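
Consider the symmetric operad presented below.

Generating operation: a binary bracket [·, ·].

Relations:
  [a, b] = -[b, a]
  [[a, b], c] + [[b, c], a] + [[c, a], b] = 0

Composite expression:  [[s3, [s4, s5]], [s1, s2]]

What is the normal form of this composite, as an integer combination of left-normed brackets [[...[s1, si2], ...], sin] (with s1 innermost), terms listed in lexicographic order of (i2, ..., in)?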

--

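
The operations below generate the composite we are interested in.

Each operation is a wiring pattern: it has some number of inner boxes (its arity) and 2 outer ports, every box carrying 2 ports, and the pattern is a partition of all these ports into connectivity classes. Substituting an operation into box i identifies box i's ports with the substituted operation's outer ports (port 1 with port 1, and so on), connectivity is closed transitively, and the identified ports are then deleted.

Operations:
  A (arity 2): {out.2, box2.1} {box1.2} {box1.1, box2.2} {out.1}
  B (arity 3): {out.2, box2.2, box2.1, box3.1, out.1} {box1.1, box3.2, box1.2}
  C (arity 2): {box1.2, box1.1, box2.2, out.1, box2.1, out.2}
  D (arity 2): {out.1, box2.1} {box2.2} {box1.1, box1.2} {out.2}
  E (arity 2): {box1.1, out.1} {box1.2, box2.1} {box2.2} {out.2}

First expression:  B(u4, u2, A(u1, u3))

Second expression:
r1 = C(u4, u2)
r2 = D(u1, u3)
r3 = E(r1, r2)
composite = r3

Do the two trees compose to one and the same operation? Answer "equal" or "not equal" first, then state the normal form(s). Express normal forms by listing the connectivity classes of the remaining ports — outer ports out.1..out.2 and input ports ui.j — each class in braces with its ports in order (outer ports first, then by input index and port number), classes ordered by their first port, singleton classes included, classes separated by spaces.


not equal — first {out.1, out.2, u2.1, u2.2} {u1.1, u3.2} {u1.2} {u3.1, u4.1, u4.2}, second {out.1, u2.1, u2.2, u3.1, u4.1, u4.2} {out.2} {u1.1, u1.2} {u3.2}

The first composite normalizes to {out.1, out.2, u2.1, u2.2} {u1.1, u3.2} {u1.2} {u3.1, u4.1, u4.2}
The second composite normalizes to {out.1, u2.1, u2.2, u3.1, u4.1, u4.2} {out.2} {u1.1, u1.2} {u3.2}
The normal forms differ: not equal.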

==

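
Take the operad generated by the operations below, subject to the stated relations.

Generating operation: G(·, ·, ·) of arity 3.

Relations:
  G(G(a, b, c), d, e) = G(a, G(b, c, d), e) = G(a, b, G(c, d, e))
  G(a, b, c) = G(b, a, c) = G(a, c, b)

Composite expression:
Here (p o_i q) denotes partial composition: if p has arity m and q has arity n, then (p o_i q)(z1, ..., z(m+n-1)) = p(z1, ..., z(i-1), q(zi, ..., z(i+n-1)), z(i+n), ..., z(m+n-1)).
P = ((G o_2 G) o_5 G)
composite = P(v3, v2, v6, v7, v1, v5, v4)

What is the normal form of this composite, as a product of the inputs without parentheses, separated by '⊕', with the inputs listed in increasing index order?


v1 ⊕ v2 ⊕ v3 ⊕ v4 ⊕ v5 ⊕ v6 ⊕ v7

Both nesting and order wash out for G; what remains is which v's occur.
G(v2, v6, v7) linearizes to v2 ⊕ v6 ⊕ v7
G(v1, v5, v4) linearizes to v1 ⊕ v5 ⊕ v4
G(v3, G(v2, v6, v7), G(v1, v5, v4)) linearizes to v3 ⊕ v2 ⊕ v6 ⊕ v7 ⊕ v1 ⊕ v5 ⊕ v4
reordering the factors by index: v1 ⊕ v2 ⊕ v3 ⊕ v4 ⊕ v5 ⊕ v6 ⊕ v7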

* Task directions:
Sift the data above for lines with "expression", then copy each one.

* Solution to this problem:
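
Composite expression:  [[s3, [s4, s5]], [s1, s2]]
First expression:  B(u4, u2, A(u1, u3))
Second expression:
Composite expression: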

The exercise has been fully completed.